▸ Problem: Lines before the one containing "In a building with 21" are excluded; reproduce that line and all lines after it in the entries below, exactly.

▸ Provided records:
#####

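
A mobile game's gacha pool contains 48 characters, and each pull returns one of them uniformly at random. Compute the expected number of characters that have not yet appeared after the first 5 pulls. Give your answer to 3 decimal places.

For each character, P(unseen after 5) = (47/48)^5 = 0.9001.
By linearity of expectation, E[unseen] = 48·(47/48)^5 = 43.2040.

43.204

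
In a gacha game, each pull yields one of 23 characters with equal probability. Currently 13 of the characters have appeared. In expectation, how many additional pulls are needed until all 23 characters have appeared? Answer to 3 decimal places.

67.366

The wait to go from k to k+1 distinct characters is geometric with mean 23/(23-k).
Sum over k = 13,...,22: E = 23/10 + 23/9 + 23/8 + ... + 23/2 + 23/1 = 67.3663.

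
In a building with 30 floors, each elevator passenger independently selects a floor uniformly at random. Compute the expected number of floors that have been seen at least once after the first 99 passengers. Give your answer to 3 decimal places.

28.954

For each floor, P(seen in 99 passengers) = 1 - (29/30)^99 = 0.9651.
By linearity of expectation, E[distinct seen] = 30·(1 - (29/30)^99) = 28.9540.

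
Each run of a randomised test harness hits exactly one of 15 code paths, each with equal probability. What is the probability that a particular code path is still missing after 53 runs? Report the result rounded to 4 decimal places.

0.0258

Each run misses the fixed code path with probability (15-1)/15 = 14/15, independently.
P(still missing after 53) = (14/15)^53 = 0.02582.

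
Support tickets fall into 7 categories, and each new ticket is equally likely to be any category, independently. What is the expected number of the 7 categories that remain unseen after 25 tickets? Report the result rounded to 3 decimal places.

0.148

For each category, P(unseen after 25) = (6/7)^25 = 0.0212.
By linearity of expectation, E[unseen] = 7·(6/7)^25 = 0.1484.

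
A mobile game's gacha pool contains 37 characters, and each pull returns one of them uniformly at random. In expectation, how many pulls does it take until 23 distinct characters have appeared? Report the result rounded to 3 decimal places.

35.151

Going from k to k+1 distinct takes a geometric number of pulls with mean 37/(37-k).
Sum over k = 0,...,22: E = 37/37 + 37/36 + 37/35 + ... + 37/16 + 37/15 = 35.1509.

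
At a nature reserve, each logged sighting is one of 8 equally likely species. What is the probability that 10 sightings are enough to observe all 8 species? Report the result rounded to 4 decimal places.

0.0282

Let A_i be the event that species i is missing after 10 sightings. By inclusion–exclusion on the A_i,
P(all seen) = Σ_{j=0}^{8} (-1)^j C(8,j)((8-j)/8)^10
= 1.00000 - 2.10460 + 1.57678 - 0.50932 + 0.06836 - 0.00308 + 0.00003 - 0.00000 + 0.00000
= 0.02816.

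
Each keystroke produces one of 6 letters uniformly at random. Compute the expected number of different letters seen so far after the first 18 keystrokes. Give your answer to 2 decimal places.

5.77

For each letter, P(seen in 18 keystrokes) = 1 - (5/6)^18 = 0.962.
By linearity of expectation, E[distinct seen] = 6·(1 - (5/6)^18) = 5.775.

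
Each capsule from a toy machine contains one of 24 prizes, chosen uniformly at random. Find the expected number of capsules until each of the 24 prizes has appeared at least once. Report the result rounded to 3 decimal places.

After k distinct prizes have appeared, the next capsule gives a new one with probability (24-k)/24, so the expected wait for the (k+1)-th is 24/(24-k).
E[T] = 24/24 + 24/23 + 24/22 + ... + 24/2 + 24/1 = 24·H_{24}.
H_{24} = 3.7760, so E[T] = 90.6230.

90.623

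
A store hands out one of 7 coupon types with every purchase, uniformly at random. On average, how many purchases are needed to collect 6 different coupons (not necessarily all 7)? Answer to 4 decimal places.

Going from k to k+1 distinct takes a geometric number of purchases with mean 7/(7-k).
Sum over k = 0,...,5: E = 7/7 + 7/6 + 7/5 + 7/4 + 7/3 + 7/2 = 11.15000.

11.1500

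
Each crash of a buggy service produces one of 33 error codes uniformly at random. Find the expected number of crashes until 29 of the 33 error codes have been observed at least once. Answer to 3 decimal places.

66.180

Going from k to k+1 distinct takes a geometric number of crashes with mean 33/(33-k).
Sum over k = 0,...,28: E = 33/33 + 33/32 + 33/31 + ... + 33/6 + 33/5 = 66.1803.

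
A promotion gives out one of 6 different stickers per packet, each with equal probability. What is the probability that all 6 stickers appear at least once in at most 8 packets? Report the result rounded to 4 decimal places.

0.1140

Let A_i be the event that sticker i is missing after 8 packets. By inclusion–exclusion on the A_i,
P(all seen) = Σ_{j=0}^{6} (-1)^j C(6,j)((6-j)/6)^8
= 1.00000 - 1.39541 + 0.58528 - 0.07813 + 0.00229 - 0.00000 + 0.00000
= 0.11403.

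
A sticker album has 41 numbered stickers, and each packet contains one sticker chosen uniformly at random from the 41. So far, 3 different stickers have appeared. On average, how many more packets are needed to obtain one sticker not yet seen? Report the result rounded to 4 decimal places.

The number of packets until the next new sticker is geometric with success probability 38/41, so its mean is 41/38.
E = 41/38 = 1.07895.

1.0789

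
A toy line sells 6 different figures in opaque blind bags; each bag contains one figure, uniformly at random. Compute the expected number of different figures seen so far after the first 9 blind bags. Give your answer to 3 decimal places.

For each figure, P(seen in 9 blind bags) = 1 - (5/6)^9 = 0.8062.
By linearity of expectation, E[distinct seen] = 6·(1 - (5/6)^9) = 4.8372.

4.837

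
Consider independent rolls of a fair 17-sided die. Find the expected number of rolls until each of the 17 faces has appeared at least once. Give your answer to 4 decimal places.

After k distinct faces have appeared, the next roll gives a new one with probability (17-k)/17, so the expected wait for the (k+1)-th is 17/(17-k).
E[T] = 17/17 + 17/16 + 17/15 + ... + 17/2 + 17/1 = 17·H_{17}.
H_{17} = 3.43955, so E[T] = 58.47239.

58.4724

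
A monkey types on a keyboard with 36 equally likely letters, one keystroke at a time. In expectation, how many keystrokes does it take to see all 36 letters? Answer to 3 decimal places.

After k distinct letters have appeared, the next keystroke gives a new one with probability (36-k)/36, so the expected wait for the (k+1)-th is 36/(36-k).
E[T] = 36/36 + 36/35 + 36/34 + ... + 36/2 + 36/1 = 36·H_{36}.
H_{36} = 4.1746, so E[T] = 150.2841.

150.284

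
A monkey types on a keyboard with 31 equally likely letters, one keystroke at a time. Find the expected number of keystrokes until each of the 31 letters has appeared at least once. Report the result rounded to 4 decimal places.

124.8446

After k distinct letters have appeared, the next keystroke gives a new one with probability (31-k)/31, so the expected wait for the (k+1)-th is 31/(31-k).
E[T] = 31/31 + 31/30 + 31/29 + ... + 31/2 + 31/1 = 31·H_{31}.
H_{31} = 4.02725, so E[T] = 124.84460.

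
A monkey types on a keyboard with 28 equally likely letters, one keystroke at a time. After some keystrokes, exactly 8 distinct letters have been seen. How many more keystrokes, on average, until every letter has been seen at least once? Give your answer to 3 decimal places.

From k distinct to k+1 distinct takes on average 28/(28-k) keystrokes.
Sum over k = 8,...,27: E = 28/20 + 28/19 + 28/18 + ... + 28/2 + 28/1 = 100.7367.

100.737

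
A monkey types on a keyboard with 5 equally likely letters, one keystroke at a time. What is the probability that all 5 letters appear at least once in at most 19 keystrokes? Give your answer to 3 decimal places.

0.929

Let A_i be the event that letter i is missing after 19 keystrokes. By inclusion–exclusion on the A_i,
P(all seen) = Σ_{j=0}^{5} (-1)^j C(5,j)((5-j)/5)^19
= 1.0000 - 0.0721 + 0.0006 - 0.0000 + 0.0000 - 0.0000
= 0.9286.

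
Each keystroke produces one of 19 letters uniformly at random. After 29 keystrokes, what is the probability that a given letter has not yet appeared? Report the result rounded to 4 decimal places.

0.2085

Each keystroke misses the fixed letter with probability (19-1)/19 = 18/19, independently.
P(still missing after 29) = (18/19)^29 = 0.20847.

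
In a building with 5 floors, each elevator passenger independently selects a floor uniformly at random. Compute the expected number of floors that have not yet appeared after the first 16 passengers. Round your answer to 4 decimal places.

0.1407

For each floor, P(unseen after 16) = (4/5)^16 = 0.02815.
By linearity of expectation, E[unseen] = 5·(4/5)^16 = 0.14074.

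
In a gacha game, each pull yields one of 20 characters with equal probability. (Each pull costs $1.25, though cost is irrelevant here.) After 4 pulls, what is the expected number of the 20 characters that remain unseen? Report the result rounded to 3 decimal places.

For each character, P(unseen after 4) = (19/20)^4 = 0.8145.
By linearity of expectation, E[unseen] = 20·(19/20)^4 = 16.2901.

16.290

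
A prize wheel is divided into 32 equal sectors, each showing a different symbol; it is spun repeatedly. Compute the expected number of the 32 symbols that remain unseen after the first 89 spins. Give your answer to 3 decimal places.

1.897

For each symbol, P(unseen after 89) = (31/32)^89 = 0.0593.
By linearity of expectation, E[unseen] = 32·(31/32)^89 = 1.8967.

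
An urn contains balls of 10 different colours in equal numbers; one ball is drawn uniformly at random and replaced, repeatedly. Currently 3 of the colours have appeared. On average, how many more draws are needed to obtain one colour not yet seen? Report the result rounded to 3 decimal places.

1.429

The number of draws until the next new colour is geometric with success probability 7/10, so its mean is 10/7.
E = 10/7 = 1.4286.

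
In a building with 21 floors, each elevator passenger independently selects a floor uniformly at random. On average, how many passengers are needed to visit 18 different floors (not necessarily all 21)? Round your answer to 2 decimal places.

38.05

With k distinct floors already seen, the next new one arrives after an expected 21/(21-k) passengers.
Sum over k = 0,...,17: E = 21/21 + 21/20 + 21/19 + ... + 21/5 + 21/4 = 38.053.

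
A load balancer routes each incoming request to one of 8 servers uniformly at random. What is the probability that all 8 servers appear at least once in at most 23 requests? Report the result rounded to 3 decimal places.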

#####

▸ Completed exercise:
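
In a building with 21 floors, each elevator passenger independently selects a floor uniformly at random. On average, how many passengers are needed to visit 18 different floors (not necessarily all 21)? Round your answer to 2 decimal places.

38.05

With k distinct floors already seen, the next new one arrives after an expected 21/(21-k) passengers.
Sum over k = 0,...,17: E = 21/21 + 21/20 + 21/19 + ... + 21/5 + 21/4 = 38.053.

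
A load balancer routes each incoming request to one of 8 servers uniformly at random. What is the probability that all 8 servers appear at least once in at most 23 requests? Report the result rounded to 3 decimal places.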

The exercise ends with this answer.